## DATA FOR PROCESSING
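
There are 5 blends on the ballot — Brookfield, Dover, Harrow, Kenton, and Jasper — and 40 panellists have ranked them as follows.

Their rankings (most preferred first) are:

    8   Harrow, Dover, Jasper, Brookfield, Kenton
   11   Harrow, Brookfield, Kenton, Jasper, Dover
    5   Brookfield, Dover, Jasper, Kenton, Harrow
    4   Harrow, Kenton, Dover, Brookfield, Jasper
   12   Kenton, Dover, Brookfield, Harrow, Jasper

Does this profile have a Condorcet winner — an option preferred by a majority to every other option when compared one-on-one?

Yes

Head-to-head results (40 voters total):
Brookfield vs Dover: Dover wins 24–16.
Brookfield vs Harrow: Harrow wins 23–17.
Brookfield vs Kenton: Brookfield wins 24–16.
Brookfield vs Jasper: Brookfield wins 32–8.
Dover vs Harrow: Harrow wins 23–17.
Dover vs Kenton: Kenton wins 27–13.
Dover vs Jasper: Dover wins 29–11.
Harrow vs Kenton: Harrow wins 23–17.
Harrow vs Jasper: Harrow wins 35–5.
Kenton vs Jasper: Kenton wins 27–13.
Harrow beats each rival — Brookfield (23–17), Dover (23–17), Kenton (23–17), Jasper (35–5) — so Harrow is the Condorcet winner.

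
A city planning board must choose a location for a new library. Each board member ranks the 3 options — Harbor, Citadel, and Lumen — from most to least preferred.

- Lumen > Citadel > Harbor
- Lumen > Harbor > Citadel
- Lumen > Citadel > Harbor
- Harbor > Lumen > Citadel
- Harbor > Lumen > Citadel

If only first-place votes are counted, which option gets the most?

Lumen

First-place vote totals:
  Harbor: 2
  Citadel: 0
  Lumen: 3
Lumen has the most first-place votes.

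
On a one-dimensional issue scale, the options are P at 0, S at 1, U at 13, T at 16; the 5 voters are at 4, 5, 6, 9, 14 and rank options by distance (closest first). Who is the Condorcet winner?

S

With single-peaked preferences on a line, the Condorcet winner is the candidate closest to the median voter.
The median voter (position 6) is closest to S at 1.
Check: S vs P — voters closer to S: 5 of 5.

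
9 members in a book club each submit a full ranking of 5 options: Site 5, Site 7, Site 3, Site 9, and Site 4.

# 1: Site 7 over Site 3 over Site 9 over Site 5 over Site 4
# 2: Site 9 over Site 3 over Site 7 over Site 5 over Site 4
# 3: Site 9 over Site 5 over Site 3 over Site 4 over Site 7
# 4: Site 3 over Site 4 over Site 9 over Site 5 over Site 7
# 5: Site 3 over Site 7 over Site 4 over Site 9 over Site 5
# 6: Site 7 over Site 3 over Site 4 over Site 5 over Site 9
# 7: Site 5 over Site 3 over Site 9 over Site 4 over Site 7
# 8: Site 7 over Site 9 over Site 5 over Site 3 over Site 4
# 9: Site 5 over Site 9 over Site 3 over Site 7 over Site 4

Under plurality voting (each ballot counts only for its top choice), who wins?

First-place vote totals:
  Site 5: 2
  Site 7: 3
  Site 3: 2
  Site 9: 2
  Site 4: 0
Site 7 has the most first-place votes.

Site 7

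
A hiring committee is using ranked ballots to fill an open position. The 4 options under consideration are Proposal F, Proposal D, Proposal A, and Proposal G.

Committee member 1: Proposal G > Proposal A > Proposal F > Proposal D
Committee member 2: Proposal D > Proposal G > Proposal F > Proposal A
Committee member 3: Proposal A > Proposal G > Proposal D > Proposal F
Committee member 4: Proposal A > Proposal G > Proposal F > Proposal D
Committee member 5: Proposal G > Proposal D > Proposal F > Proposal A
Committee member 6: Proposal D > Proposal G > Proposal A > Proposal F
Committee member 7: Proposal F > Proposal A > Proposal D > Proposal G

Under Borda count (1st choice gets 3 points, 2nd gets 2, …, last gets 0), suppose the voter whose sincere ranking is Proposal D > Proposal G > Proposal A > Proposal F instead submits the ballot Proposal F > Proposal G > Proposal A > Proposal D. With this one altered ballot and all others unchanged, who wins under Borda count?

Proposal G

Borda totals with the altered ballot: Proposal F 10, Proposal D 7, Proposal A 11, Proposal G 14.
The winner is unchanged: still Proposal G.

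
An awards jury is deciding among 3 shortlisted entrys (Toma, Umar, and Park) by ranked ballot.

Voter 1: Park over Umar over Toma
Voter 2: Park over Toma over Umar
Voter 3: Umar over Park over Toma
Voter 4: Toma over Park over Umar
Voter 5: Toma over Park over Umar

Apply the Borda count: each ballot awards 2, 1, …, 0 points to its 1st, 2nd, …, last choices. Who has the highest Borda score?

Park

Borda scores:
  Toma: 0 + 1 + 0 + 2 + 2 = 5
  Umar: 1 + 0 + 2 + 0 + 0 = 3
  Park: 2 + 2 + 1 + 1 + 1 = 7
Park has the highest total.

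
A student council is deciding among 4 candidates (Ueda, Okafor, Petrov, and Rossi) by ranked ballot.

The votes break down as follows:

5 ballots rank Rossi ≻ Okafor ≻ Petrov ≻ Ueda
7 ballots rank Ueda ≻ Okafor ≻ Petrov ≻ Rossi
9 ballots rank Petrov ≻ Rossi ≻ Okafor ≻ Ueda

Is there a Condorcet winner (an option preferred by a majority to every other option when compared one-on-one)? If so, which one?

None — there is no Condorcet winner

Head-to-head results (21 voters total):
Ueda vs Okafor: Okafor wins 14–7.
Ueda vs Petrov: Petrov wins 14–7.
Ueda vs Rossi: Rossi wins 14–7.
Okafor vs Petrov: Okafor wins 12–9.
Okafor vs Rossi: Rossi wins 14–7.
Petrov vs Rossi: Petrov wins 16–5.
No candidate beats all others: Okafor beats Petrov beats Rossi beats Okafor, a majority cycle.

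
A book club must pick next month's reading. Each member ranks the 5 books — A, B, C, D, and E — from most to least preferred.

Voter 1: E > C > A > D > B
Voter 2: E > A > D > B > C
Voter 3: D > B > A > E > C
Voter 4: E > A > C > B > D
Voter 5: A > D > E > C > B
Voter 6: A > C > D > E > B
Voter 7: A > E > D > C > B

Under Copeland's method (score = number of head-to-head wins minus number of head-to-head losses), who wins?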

## YOUR TASK
All of the data above should be output exactly.

## ANSWER TO THE EXERCISE
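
There are 5 blends on the ballot — Brookfield, Dover, Harrow, Kenton, and Jasper — and 40 panellists have ranked them as follows.

Their rankings (most preferred first) are:

    8   Harrow, Dover, Jasper, Brookfield, Kenton
   11   Harrow, Brookfield, Kenton, Jasper, Dover
    5   Brookfield, Dover, Jasper, Kenton, Harrow
    4   Harrow, Kenton, Dover, Brookfield, Jasper
   12   Kenton, Dover, Brookfield, Harrow, Jasper

Does this profile have a Condorcet winner — an option preferred by a majority to every other option when compared one-on-one?

Yes

Head-to-head results (40 voters total):
Brookfield vs Dover: Dover wins 24–16.
Brookfield vs Harrow: Harrow wins 23–17.
Brookfield vs Kenton: Brookfield wins 24–16.
Brookfield vs Jasper: Brookfield wins 32–8.
Dover vs Harrow: Harrow wins 23–17.
Dover vs Kenton: Kenton wins 27–13.
Dover vs Jasper: Dover wins 29–11.
Harrow vs Kenton: Harrow wins 23–17.
Harrow vs Jasper: Harrow wins 35–5.
Kenton vs Jasper: Kenton wins 27–13.
Harrow beats each rival — Brookfield (23–17), Dover (23–17), Kenton (23–17), Jasper (35–5) — so Harrow is the Condorcet winner.

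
A city planning board must choose a location for a new library. Each board member ranks the 3 options — Harbor, Citadel, and Lumen — from most to least preferred.

- Lumen > Citadel > Harbor
- Lumen > Harbor > Citadel
- Lumen > Citadel > Harbor
- Harbor > Lumen > Citadel
- Harbor > Lumen > Citadel

If only first-place votes are counted, which option gets the most?

Lumen

First-place vote totals:
  Harbor: 2
  Citadel: 0
  Lumen: 3
Lumen has the most first-place votes.

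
On a one-dimensional issue scale, the options are P at 0, S at 1, U at 13, T at 16; the 5 voters are at 4, 5, 6, 9, 14 and rank options by distance (closest first). Who is the Condorcet winner?

S

With single-peaked preferences on a line, the Condorcet winner is the candidate closest to the median voter.
The median voter (position 6) is closest to S at 1.
Check: S vs P — voters closer to S: 5 of 5.

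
9 members in a book club each submit a full ranking of 5 options: Site 5, Site 7, Site 3, Site 9, and Site 4.

# 1: Site 7 over Site 3 over Site 9 over Site 5 over Site 4
# 2: Site 9 over Site 3 over Site 7 over Site 5 over Site 4
# 3: Site 9 over Site 5 over Site 3 over Site 4 over Site 7
# 4: Site 3 over Site 4 over Site 9 over Site 5 over Site 7
# 5: Site 3 over Site 7 over Site 4 over Site 9 over Site 5
# 6: Site 7 over Site 3 over Site 4 over Site 5 over Site 9
# 7: Site 5 over Site 3 over Site 9 over Site 4 over Site 7
# 8: Site 7 over Site 9 over Site 5 over Site 3 over Site 4
# 9: Site 5 over Site 9 over Site 3 over Site 7 over Site 4

Under plurality voting (each ballot counts only for its top choice), who wins?

First-place vote totals:
  Site 5: 2
  Site 7: 3
  Site 3: 2
  Site 9: 2
  Site 4: 0
Site 7 has the most first-place votes.

Site 7

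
A hiring committee is using ranked ballots to fill an open position. The 4 options under consideration are Proposal F, Proposal D, Proposal A, and Proposal G.

Committee member 1: Proposal G > Proposal A > Proposal F > Proposal D
Committee member 2: Proposal D > Proposal G > Proposal F > Proposal A
Committee member 3: Proposal A > Proposal G > Proposal D > Proposal F
Committee member 4: Proposal A > Proposal G > Proposal F > Proposal D
Committee member 5: Proposal G > Proposal D > Proposal F > Proposal A
Committee member 6: Proposal D > Proposal G > Proposal A > Proposal F
Committee member 7: Proposal F > Proposal A > Proposal D > Proposal G

Under Borda count (1st choice gets 3 points, 2nd gets 2, …, last gets 0), suppose the voter whose sincere ranking is Proposal D > Proposal G > Proposal A > Proposal F instead submits the ballot Proposal F > Proposal G > Proposal A > Proposal D. With this one altered ballot and all others unchanged, who wins under Borda count?

Proposal G

Borda totals with the altered ballot: Proposal F 10, Proposal D 7, Proposal A 11, Proposal G 14.
The winner is unchanged: still Proposal G.

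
An awards jury is deciding among 3 shortlisted entrys (Toma, Umar, and Park) by ranked ballot.

Voter 1: Park over Umar over Toma
Voter 2: Park over Toma over Umar
Voter 3: Umar over Park over Toma
Voter 4: Toma over Park over Umar
Voter 5: Toma over Park over Umar

Apply the Borda count: each ballot awards 2, 1, …, 0 points to its 1st, 2nd, …, last choices. Who has the highest Borda score?

Park

Borda scores:
  Toma: 0 + 1 + 0 + 2 + 2 = 5
  Umar: 1 + 0 + 2 + 0 + 0 = 3
  Park: 2 + 2 + 1 + 1 + 1 = 7
Park has the highest total.

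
A student council is deciding among 4 candidates (Ueda, Okafor, Petrov, and Rossi) by ranked ballot.

The votes break down as follows:

5 ballots rank Rossi ≻ Okafor ≻ Petrov ≻ Ueda
7 ballots rank Ueda ≻ Okafor ≻ Petrov ≻ Rossi
9 ballots rank Petrov ≻ Rossi ≻ Okafor ≻ Ueda

Is there a Condorcet winner (an option preferred by a majority to every other option when compared one-on-one)? If so, which one?

None — there is no Condorcet winner

Head-to-head results (21 voters total):
Ueda vs Okafor: Okafor wins 14–7.
Ueda vs Petrov: Petrov wins 14–7.
Ueda vs Rossi: Rossi wins 14–7.
Okafor vs Petrov: Okafor wins 12–9.
Okafor vs Rossi: Rossi wins 14–7.
Petrov vs Rossi: Petrov wins 16–5.
No candidate beats all others: Okafor beats Petrov beats Rossi beats Okafor, a majority cycle.

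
A book club must pick next month's reading. Each member ranks the 5 books — A, B, C, D, and E — from most to least preferred.

Voter 1: E > C > A > D > B
Voter 2: E > A > D > B > C
Voter 3: D > B > A > E > C
Voter 4: E > A > C > B > D
Voter 5: A > D > E > C > B
Voter 6: A > C > D > E > B
Voter 7: A > E > D > C > B

Under Copeland's method (score = number of head-to-head wins minus number of head-to-head losses), who wins?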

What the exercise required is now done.